__Problem__
Every entry must be printed again exactly, with nothing left out.

-.-.-

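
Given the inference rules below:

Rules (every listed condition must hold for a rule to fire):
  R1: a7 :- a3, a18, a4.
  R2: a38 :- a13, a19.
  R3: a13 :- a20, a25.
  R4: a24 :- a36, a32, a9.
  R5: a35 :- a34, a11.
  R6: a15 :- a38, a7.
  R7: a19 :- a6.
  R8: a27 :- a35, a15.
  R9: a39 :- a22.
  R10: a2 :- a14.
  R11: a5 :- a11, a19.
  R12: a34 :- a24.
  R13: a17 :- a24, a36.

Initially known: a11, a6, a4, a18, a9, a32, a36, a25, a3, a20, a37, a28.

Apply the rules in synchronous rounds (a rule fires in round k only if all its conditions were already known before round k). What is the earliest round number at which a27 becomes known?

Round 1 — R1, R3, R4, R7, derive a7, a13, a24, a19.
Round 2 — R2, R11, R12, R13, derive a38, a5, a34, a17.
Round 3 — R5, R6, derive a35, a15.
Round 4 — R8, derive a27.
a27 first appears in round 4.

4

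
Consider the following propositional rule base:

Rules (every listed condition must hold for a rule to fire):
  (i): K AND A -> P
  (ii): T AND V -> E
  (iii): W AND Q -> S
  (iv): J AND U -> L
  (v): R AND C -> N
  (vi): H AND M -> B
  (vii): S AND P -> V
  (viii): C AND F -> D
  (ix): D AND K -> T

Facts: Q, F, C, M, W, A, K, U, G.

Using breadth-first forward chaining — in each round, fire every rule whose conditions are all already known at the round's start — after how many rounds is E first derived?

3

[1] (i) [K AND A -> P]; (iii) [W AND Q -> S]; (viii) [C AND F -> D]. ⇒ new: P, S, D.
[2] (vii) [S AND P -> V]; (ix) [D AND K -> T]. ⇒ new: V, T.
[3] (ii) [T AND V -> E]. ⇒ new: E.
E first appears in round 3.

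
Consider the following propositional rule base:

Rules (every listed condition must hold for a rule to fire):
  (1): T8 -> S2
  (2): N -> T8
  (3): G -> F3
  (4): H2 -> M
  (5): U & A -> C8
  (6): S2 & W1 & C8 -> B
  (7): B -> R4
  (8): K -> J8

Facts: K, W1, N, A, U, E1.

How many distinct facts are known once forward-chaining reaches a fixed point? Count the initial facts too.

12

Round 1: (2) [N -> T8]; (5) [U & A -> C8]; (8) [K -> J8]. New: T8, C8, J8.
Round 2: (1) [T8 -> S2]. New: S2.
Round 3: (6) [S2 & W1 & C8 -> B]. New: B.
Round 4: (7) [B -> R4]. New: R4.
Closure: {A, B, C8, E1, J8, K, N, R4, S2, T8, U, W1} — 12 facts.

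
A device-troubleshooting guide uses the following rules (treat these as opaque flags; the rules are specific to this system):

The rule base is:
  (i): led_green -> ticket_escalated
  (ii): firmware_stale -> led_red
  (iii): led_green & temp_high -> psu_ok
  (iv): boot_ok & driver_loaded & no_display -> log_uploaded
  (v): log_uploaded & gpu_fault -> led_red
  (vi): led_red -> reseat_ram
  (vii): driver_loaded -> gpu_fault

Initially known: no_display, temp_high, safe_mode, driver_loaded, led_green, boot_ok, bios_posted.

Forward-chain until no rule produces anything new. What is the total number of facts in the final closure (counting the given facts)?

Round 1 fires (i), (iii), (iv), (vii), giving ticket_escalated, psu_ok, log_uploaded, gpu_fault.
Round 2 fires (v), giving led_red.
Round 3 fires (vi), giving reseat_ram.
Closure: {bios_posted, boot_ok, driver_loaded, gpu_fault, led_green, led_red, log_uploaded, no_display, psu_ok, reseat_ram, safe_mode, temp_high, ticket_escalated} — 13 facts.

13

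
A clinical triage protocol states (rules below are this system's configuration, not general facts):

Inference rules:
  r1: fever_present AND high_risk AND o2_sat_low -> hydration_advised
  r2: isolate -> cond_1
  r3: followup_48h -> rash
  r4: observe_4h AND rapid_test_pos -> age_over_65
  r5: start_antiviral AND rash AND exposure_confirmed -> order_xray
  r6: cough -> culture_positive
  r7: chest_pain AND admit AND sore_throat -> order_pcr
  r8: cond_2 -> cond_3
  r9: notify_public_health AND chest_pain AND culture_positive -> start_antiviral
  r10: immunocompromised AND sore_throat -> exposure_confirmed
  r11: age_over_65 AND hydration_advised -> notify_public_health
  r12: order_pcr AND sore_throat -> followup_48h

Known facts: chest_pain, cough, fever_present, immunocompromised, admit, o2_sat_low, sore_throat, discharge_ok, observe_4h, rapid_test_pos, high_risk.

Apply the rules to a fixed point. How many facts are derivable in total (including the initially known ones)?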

-.-.-

__Exercise output__
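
Given the inference rules below:

Rules (every listed condition must hold for a rule to fire):
  R1: a7 :- a3, a18, a4.
  R2: a38 :- a13, a19.
  R3: a13 :- a20, a25.
  R4: a24 :- a36, a32, a9.
  R5: a35 :- a34, a11.
  R6: a15 :- a38, a7.
  R7: a19 :- a6.
  R8: a27 :- a35, a15.
  R9: a39 :- a22.
  R10: a2 :- a14.
  R11: a5 :- a11, a19.
  R12: a34 :- a24.
  R13: a17 :- a24, a36.

Initially known: a11, a6, a4, a18, a9, a32, a36, a25, a3, a20, a37, a28.

Apply the rules in synchronous rounds (a rule fires in round k only if all its conditions were already known before round k). What is the earliest round number at which a27 becomes known?

Round 1 — R1, R3, R4, R7, derive a7, a13, a24, a19.
Round 2 — R2, R11, R12, R13, derive a38, a5, a34, a17.
Round 3 — R5, R6, derive a35, a15.
Round 4 — R8, derive a27.
a27 first appears in round 4.

4

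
Consider the following propositional rule base:

Rules (every listed condition must hold for a rule to fire):
  (i): K AND A -> P
  (ii): T AND V -> E
  (iii): W AND Q -> S
  (iv): J AND U -> L
  (v): R AND C -> N
  (vi): H AND M -> B
  (vii): S AND P -> V
  (viii): C AND F -> D
  (ix): D AND K -> T

Facts: Q, F, C, M, W, A, K, U, G.

Using breadth-first forward chaining — in each round, fire every rule whose conditions are all already known at the round's start — after how many rounds is E first derived?

3

[1] (i) [K AND A -> P]; (iii) [W AND Q -> S]; (viii) [C AND F -> D]. ⇒ new: P, S, D.
[2] (vii) [S AND P -> V]; (ix) [D AND K -> T]. ⇒ new: V, T.
[3] (ii) [T AND V -> E]. ⇒ new: E.
E first appears in round 3.

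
Consider the following propositional rule base:

Rules (every listed condition must hold for a rule to fire):
  (1): T8 -> S2
  (2): N -> T8
  (3): G -> F3
  (4): H2 -> M
  (5): U & A -> C8
  (6): S2 & W1 & C8 -> B
  (7): B -> R4
  (8): K -> J8

Facts: K, W1, N, A, U, E1.

How many distinct facts are known once forward-chaining reaches a fixed point? Count the initial facts too.

12

Round 1: (2) [N -> T8]; (5) [U & A -> C8]; (8) [K -> J8]. New: T8, C8, J8.
Round 2: (1) [T8 -> S2]. New: S2.
Round 3: (6) [S2 & W1 & C8 -> B]. New: B.
Round 4: (7) [B -> R4]. New: R4.
Closure: {A, B, C8, E1, J8, K, N, R4, S2, T8, U, W1} — 12 facts.

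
A device-troubleshooting guide uses the following rules (treat these as opaque flags; the rules are specific to this system):

The rule base is:
  (i): led_green -> ticket_escalated
  (ii): firmware_stale -> led_red
  (iii): led_green & temp_high -> psu_ok
  (iv): boot_ok & driver_loaded & no_display -> log_uploaded
  (v): log_uploaded & gpu_fault -> led_red
  (vi): led_red -> reseat_ram
  (vii): driver_loaded -> gpu_fault

Initially known: no_display, temp_high, safe_mode, driver_loaded, led_green, boot_ok, bios_posted.

Forward-chain until no rule produces anything new. What is the total number of facts in the final closure (counting the given facts)?

Round 1 fires (i), (iii), (iv), (vii), giving ticket_escalated, psu_ok, log_uploaded, gpu_fault.
Round 2 fires (v), giving led_red.
Round 3 fires (vi), giving reseat_ram.
Closure: {bios_posted, boot_ok, driver_loaded, gpu_fault, led_green, led_red, log_uploaded, no_display, psu_ok, reseat_ram, safe_mode, temp_high, ticket_escalated} — 13 facts.

13

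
A clinical triage protocol states (rules below are this system's configuration, not general facts):

Inference rules:
  r1: fever_present AND high_risk AND o2_sat_low -> hydration_advised
  r2: isolate -> cond_1
  r3: followup_48h -> rash
  r4: observe_4h AND rapid_test_pos -> age_over_65
  r5: start_antiviral AND rash AND exposure_confirmed -> order_xray
  r6: cough -> culture_positive
  r7: chest_pain AND admit AND sore_throat -> order_pcr
  r8: cond_2 -> cond_3
  r9: notify_public_health AND chest_pain AND culture_positive -> start_antiviral
  r10: immunocompromised AND sore_throat -> exposure_confirmed
  r11: age_over_65 AND hydration_advised -> notify_public_health
  r12: order_pcr AND sore_throat -> followup_48h

Known facts: chest_pain, cough, fever_present, immunocompromised, admit, o2_sat_low, sore_throat, discharge_ok, observe_4h, rapid_test_pos, high_risk.

Apply the rules to a fixed point. How many facts are derivable in total (including the initially known ones)?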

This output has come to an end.